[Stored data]
# # # # #
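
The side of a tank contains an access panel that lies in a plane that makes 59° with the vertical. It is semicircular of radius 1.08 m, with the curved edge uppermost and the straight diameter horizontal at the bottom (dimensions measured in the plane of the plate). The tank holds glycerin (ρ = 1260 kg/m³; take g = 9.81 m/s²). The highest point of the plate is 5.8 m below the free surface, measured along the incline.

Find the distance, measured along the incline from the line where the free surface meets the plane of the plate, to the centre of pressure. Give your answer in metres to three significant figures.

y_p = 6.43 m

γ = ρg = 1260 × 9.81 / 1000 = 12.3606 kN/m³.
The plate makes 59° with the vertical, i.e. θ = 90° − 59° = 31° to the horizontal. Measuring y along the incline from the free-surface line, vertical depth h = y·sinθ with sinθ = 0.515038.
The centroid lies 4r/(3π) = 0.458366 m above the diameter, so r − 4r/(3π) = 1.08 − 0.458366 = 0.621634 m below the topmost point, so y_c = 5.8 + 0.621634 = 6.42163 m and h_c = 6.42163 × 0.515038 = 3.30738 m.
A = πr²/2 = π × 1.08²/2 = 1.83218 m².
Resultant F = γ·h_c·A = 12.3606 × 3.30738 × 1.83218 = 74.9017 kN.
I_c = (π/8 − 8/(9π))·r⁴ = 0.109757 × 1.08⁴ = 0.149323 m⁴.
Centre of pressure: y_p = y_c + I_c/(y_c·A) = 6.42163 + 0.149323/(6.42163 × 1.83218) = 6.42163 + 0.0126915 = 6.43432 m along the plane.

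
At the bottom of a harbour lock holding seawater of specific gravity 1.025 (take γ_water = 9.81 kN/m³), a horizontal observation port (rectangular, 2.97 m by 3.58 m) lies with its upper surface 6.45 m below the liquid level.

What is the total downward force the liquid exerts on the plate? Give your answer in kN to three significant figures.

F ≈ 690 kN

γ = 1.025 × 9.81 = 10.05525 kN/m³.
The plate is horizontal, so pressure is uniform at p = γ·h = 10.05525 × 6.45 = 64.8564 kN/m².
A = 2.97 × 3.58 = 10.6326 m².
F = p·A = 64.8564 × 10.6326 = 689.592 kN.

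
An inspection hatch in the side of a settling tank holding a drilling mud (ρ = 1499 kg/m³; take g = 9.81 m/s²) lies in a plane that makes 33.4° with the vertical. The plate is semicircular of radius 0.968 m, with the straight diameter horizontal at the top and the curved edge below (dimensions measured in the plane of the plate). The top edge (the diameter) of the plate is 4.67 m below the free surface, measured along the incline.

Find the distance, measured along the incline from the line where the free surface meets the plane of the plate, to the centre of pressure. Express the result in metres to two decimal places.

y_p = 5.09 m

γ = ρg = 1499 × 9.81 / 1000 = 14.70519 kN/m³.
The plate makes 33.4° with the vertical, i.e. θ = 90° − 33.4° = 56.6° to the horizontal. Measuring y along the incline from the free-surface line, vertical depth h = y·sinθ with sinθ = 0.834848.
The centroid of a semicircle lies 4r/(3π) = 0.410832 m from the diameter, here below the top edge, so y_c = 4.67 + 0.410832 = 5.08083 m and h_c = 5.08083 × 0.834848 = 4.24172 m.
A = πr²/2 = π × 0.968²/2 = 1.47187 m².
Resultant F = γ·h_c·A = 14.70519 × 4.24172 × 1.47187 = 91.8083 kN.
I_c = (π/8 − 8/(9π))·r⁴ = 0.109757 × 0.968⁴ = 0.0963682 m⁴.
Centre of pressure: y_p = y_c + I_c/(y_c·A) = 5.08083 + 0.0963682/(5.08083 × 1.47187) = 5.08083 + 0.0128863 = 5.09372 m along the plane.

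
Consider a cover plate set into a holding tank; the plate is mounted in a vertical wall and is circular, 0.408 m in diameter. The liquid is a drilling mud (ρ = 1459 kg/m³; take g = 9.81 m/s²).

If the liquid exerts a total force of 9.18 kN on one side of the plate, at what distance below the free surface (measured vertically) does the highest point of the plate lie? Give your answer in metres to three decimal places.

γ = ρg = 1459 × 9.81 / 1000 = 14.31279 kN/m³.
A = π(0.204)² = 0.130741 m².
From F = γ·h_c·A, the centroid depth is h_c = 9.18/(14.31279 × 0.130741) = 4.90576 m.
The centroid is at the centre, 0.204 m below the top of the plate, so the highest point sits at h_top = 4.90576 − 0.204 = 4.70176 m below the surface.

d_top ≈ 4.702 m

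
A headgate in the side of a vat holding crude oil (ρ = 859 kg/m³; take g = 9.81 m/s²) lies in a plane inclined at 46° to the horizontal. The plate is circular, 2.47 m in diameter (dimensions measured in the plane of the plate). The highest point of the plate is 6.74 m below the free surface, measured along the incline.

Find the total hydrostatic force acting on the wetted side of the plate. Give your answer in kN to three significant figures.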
# # # # #
* **Directions**
Could you give the data above again, exact in every line?

* **Your solution**
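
The side of a tank contains an access panel that lies in a plane that makes 59° with the vertical. It is semicircular of radius 1.08 m, with the curved edge uppermost and the straight diameter horizontal at the bottom (dimensions measured in the plane of the plate). The tank holds glycerin (ρ = 1260 kg/m³; take g = 9.81 m/s²). The highest point of the plate is 5.8 m below the free surface, measured along the incline.

Find the distance, measured along the incline from the line where the free surface meets the plane of the plate, to the centre of pressure. Give your answer in metres to three significant figures.

y_p = 6.43 m

γ = ρg = 1260 × 9.81 / 1000 = 12.3606 kN/m³.
The plate makes 59° with the vertical, i.e. θ = 90° − 59° = 31° to the horizontal. Measuring y along the incline from the free-surface line, vertical depth h = y·sinθ with sinθ = 0.515038.
The centroid lies 4r/(3π) = 0.458366 m above the diameter, so r − 4r/(3π) = 1.08 − 0.458366 = 0.621634 m below the topmost point, so y_c = 5.8 + 0.621634 = 6.42163 m and h_c = 6.42163 × 0.515038 = 3.30738 m.
A = πr²/2 = π × 1.08²/2 = 1.83218 m².
Resultant F = γ·h_c·A = 12.3606 × 3.30738 × 1.83218 = 74.9017 kN.
I_c = (π/8 − 8/(9π))·r⁴ = 0.109757 × 1.08⁴ = 0.149323 m⁴.
Centre of pressure: y_p = y_c + I_c/(y_c·A) = 6.42163 + 0.149323/(6.42163 × 1.83218) = 6.42163 + 0.0126915 = 6.43432 m along the plane.

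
At the bottom of a harbour lock holding seawater of specific gravity 1.025 (take γ_water = 9.81 kN/m³), a horizontal observation port (rectangular, 2.97 m by 3.58 m) lies with its upper surface 6.45 m below the liquid level.

What is the total downward force the liquid exerts on the plate? Give your answer in kN to three significant figures.

F ≈ 690 kN

γ = 1.025 × 9.81 = 10.05525 kN/m³.
The plate is horizontal, so pressure is uniform at p = γ·h = 10.05525 × 6.45 = 64.8564 kN/m².
A = 2.97 × 3.58 = 10.6326 m².
F = p·A = 64.8564 × 10.6326 = 689.592 kN.

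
An inspection hatch in the side of a settling tank holding a drilling mud (ρ = 1499 kg/m³; take g = 9.81 m/s²) lies in a plane that makes 33.4° with the vertical. The plate is semicircular of radius 0.968 m, with the straight diameter horizontal at the top and the curved edge below (dimensions measured in the plane of the plate). The top edge (the diameter) of the plate is 4.67 m below the free surface, measured along the incline.

Find the distance, measured along the incline from the line where the free surface meets the plane of the plate, to the centre of pressure. Express the result in metres to two decimal places.

y_p = 5.09 m

γ = ρg = 1499 × 9.81 / 1000 = 14.70519 kN/m³.
The plate makes 33.4° with the vertical, i.e. θ = 90° − 33.4° = 56.6° to the horizontal. Measuring y along the incline from the free-surface line, vertical depth h = y·sinθ with sinθ = 0.834848.
The centroid of a semicircle lies 4r/(3π) = 0.410832 m from the diameter, here below the top edge, so y_c = 4.67 + 0.410832 = 5.08083 m and h_c = 5.08083 × 0.834848 = 4.24172 m.
A = πr²/2 = π × 0.968²/2 = 1.47187 m².
Resultant F = γ·h_c·A = 14.70519 × 4.24172 × 1.47187 = 91.8083 kN.
I_c = (π/8 − 8/(9π))·r⁴ = 0.109757 × 0.968⁴ = 0.0963682 m⁴.
Centre of pressure: y_p = y_c + I_c/(y_c·A) = 5.08083 + 0.0963682/(5.08083 × 1.47187) = 5.08083 + 0.0128863 = 5.09372 m along the plane.

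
Consider a cover plate set into a holding tank; the plate is mounted in a vertical wall and is circular, 0.408 m in diameter. The liquid is a drilling mud (ρ = 1459 kg/m³; take g = 9.81 m/s²).

If the liquid exerts a total force of 9.18 kN on one side of the plate, at what distance below the free surface (measured vertically) does the highest point of the plate lie? Give your answer in metres to three decimal places.

γ = ρg = 1459 × 9.81 / 1000 = 14.31279 kN/m³.
A = π(0.204)² = 0.130741 m².
From F = γ·h_c·A, the centroid depth is h_c = 9.18/(14.31279 × 0.130741) = 4.90576 m.
The centroid is at the centre, 0.204 m below the top of the plate, so the highest point sits at h_top = 4.90576 − 0.204 = 4.70176 m below the surface.

d_top ≈ 4.702 m

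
A headgate in the side of a vat holding crude oil (ρ = 859 kg/m³; take g = 9.81 m/s²) lies in a plane inclined at 46° to the horizontal. The plate is circular, 2.47 m in diameter (dimensions measured in the plane of the plate). The highest point of the plate is 6.74 m below the free surface, measured along the incline.

Find the total hydrostatic force acting on the wetted side of the plate. Give your answer in kN to three significant figures.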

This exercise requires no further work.